ACTIVITY:
Copy exactly the lines of the data below that run from the line holding "p = [[75.32, 13.87, -65.8], [-65.93, 60.83, -45.91]]" through the line holding "sum(t[1,:]) = 113", both ends included.

Collected data
⁂

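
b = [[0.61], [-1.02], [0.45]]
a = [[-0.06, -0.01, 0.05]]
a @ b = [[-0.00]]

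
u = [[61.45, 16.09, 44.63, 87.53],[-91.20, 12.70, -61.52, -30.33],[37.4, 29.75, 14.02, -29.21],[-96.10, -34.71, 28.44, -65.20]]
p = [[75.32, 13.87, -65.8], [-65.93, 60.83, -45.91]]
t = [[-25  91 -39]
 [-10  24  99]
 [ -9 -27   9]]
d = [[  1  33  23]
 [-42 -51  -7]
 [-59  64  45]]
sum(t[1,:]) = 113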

⁂

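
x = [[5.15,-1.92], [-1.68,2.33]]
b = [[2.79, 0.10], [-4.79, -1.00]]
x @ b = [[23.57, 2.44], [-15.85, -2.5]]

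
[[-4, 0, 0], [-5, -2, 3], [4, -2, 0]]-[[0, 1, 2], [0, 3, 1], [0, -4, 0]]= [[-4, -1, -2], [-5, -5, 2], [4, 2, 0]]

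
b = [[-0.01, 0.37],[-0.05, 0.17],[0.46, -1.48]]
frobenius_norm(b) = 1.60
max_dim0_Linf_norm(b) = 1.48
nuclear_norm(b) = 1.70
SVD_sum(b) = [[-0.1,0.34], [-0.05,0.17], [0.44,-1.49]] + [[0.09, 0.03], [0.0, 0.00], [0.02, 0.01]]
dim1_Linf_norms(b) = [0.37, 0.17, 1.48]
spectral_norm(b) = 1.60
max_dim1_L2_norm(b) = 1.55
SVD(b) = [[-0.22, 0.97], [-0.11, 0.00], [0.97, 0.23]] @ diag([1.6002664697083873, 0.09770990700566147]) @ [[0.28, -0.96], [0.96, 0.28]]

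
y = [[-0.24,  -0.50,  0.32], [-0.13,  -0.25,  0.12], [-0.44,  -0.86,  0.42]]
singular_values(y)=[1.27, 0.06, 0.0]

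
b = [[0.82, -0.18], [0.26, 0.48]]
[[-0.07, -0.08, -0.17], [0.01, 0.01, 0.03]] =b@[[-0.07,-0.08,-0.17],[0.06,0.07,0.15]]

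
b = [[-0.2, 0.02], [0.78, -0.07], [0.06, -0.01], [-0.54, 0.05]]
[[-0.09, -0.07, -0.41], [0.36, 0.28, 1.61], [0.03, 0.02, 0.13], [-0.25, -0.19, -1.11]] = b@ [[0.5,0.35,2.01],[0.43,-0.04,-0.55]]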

⁂

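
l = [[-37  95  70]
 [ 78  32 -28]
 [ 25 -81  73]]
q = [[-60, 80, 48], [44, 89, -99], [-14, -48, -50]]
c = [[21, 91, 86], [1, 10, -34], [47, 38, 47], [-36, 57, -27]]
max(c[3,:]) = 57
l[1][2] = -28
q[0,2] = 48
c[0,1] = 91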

⁂

TASK RESPONSE:
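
p = [[75.32, 13.87, -65.8], [-65.93, 60.83, -45.91]]
t = [[-25  91 -39]
 [-10  24  99]
 [ -9 -27   9]]
d = [[  1  33  23]
 [-42 -51  -7]
 [-59  64  45]]
sum(t[1,:]) = 113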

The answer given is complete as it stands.